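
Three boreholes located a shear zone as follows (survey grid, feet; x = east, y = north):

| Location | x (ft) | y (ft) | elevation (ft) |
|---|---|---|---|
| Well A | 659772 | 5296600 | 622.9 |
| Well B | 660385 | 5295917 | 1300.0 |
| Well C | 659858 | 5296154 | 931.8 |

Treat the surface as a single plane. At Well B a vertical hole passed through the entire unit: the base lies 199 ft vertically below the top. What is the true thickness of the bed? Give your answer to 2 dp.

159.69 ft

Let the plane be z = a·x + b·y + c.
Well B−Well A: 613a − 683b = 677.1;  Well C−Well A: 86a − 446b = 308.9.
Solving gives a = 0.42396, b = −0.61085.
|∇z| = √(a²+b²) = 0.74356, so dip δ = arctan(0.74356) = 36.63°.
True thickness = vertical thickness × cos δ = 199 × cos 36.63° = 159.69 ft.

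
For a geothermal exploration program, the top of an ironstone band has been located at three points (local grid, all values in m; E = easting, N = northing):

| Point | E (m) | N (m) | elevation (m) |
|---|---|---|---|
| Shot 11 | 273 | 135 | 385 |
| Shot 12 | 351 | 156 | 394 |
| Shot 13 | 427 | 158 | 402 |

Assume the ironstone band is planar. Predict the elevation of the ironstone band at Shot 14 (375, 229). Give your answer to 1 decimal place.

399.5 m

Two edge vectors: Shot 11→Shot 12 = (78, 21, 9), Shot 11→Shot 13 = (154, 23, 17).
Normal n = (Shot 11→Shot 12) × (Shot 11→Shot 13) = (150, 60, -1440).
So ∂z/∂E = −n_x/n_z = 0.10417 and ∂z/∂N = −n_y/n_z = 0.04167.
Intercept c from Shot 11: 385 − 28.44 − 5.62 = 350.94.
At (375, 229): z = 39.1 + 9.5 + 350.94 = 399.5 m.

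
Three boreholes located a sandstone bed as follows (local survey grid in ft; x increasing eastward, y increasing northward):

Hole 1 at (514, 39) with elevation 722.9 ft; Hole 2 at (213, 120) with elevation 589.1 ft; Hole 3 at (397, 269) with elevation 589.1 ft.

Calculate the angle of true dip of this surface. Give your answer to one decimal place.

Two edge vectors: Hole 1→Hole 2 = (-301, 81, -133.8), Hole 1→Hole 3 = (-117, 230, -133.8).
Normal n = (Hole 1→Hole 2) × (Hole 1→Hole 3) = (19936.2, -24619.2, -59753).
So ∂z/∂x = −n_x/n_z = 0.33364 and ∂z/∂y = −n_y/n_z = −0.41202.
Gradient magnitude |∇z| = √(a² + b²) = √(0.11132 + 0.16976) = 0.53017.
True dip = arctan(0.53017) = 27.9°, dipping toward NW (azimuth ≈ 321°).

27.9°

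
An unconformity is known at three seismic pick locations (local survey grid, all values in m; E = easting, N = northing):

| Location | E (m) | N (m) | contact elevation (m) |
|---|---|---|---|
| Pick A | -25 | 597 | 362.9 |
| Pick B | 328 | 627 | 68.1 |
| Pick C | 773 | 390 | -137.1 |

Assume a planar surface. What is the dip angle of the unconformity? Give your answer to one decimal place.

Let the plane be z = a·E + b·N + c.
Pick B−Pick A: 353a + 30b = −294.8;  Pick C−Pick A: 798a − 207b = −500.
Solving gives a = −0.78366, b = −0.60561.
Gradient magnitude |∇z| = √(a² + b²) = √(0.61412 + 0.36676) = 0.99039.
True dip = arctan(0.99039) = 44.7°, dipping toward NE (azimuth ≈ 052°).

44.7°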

════

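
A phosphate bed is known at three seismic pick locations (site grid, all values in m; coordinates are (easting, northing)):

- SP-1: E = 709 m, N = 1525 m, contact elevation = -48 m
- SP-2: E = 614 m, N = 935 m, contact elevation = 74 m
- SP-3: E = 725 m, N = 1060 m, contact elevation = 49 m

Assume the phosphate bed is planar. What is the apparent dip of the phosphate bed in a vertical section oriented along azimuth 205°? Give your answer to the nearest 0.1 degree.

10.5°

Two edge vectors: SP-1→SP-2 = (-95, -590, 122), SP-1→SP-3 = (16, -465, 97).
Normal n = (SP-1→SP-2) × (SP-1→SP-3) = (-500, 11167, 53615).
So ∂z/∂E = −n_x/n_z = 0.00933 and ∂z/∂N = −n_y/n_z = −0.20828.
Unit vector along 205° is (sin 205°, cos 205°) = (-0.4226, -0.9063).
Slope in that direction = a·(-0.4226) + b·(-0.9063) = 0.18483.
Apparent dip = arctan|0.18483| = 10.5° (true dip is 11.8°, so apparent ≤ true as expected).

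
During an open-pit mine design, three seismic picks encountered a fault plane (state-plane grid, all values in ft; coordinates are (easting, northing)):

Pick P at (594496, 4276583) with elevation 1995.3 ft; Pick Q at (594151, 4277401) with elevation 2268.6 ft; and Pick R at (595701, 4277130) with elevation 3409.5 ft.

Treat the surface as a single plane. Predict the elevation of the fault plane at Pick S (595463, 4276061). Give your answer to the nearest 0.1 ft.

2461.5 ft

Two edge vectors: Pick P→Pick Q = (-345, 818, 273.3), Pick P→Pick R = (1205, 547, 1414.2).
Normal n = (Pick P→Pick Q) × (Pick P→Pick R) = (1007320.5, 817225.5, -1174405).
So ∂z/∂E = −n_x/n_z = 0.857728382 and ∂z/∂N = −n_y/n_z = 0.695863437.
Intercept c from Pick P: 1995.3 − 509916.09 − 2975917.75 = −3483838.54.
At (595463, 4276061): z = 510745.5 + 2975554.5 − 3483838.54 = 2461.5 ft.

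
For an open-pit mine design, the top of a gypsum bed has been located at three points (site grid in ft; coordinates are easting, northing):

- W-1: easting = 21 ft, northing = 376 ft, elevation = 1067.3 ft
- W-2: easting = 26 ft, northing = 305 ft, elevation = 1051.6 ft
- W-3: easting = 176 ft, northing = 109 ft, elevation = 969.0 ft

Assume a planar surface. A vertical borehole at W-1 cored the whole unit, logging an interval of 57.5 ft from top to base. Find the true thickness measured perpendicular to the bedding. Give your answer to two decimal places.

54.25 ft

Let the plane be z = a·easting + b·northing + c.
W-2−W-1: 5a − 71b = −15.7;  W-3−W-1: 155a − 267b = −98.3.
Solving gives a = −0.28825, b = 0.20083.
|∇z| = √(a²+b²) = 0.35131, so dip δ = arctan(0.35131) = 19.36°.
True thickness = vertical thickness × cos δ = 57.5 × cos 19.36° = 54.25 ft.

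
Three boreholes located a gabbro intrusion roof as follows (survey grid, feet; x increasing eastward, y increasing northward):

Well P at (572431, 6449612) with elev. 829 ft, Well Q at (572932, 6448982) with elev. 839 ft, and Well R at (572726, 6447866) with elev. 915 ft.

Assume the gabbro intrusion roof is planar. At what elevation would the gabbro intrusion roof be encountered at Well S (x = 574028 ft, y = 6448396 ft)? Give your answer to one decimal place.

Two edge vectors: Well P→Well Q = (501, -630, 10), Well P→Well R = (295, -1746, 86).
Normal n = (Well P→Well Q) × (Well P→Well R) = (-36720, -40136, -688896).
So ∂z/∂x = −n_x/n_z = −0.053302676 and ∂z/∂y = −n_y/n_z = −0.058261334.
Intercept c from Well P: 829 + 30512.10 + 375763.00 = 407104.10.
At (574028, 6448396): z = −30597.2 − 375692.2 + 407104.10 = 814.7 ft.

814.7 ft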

════

What to work on:
Among the lines above, repeat exactly those from the line with "135 | 385 |" to the line with "Hole 1 at (514, 39)", counting both ends.

Output:
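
| Shot 11 | 273 | 135 | 385 |
| Shot 12 | 351 | 156 | 394 |
| Shot 13 | 427 | 158 | 402 |

Assume the ironstone band is planar. Predict the elevation of the ironstone band at Shot 14 (375, 229). Give your answer to 1 decimal place.

399.5 m

Two edge vectors: Shot 11→Shot 12 = (78, 21, 9), Shot 11→Shot 13 = (154, 23, 17).
Normal n = (Shot 11→Shot 12) × (Shot 11→Shot 13) = (150, 60, -1440).
So ∂z/∂E = −n_x/n_z = 0.10417 and ∂z/∂N = −n_y/n_z = 0.04167.
Intercept c from Shot 11: 385 − 28.44 − 5.62 = 350.94.
At (375, 229): z = 39.1 + 9.5 + 350.94 = 399.5 m.

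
Three boreholes located a sandstone bed as follows (local survey grid in ft; x increasing eastward, y increasing northward):

Hole 1 at (514, 39) with elevation 722.9 ft; Hole 2 at (213, 120) with elevation 589.1 ft; Hole 3 at (397, 269) with elevation 589.1 ft.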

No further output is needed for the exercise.